- [Aim of the exercise] Could you transcribe the material below exactly, without leaving out a single line?

____________________

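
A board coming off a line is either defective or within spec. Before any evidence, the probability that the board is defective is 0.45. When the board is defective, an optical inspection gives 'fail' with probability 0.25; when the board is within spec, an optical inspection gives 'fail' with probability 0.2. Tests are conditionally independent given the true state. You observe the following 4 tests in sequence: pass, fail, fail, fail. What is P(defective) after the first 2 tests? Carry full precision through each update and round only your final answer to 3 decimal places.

0.489

Each posterior becomes the prior for the next update.
After 'pass': P(defective) = 0.75·0.4500 / (0.75·0.4500 + 0.8·0.5500) ≈ 0.4341
After 'fail': P(defective) = 0.25·0.4341 / (0.25·0.4341 + 0.2·0.5659) ≈ 0.4895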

____________________

- [Response for this exercise]
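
A board coming off a line is either defective or within spec. Before any evidence, the probability that the board is defective is 0.45. When the board is defective, an optical inspection gives 'fail' with probability 0.25; when the board is within spec, an optical inspection gives 'fail' with probability 0.2. Tests are conditionally independent given the true state. You observe the following 4 tests in sequence: pass, fail, fail, fail. What is P(defective) after the first 2 tests? Carry full precision through each update and round only your final answer to 3 decimal places.

0.489

Each posterior becomes the prior for the next update.
After 'pass': P(defective) = 0.75·0.4500 / (0.75·0.4500 + 0.8·0.5500) ≈ 0.4341
After 'fail': P(defective) = 0.25·0.4341 / (0.25·0.4341 + 0.2·0.5659) ≈ 0.4895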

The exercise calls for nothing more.